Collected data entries
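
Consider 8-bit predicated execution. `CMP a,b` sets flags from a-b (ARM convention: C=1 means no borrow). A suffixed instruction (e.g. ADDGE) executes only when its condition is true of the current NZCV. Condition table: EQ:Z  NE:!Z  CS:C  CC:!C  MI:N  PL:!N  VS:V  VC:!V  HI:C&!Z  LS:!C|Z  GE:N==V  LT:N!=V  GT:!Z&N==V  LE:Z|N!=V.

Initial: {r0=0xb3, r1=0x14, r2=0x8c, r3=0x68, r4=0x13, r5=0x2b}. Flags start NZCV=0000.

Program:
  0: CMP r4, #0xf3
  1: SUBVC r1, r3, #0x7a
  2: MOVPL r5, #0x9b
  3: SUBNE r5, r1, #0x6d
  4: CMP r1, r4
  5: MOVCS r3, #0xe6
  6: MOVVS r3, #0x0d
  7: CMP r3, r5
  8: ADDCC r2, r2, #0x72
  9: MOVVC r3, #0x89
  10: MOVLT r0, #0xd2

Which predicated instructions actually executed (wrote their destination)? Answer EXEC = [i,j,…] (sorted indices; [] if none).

[0] flags=0000 → (cmp)
[1] flags=0000 VC?T → r1=0xee
[2] flags=0000 PL?T → r5=0x9b
[3] flags=0000 NE?T → r5=0x81
[4] flags=1010 → (cmp)
[5] flags=1010 CS?T → r3=0xe6
[6] flags=1010 VS?F → skip
[7] flags=0010 → (cmp)
[8] flags=0010 CC?F → skip
[9] flags=0010 VC?T → r3=0x89
[10] flags=0010 LT?F → skip

EXEC = [1,2,3,5,9]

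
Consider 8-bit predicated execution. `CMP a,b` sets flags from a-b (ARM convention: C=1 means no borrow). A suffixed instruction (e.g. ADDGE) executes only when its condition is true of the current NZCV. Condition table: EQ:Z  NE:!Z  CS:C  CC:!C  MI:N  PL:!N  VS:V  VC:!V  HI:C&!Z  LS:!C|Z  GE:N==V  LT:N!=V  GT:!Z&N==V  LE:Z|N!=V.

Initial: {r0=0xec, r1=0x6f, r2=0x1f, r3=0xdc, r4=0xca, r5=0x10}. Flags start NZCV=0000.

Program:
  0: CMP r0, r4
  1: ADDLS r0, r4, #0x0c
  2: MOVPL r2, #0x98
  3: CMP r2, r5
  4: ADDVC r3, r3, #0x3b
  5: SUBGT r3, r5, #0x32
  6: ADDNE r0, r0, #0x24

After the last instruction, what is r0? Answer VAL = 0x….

VAL = 0x10

[0] flags=0010 → (cmp)
[1] flags=0010 LS?F → skip
[2] flags=0010 PL?T → r2=0x98
[3] flags=1010 → (cmp)
[4] flags=1010 VC?T → r3=0x17
[5] flags=1010 GT?F → skip
[6] flags=1010 NE?T → r0=0x10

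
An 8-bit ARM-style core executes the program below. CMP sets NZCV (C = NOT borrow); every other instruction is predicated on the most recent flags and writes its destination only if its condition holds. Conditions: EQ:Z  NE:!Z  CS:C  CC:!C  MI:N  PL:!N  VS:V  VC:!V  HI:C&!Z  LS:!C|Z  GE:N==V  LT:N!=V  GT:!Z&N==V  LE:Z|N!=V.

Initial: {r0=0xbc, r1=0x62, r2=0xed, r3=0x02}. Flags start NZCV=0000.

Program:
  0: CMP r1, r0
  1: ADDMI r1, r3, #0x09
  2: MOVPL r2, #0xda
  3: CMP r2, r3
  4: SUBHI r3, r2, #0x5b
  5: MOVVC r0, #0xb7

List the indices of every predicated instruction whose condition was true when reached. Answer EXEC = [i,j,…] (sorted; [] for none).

0: ✓ CMP  NZCV=1001
1: ✓ ADDMI  r1←0x0b
2: · MOVPL
3: ✓ CMP  NZCV=1010
4: ✓ SUBHI  r3←0x92
5: ✓ MOVVC  r0←0xb7

EXEC = [1,4,5]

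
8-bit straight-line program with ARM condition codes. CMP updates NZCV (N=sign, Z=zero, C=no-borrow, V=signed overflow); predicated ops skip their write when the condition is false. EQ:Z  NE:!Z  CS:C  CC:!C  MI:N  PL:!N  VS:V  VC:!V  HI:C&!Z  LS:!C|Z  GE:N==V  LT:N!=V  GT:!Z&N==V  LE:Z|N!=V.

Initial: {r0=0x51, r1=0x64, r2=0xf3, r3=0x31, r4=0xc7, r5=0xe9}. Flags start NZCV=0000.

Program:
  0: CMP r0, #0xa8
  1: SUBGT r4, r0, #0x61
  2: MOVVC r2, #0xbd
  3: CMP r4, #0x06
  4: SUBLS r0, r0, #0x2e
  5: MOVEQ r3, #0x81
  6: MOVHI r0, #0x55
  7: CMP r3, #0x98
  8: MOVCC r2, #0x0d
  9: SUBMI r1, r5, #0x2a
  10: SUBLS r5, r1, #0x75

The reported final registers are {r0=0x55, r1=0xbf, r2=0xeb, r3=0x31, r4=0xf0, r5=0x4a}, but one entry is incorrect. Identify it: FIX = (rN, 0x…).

[0] flags=1001 → (cmp)
[1] flags=1001 GT?T → r4=0xf0
[2] flags=1001 VC?F → skip
[3] flags=1010 → (cmp)
[4] flags=1010 LS?F → skip
[5] flags=1010 EQ?F → skip
[6] flags=1010 HI?T → r0=0x55
[7] flags=1001 → (cmp)
[8] flags=1001 CC?T → r2=0x0d
[9] flags=1001 MI?T → r1=0xbf
[10] flags=1001 LS?T → r5=0x4a

FIX = (r2, 0x0d)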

▸ **TASK OBJECTIVE**
Work through the data and report how many of its lines hold the word "borrow", giving only the figure.

▸ **ANSWER SECTION**
4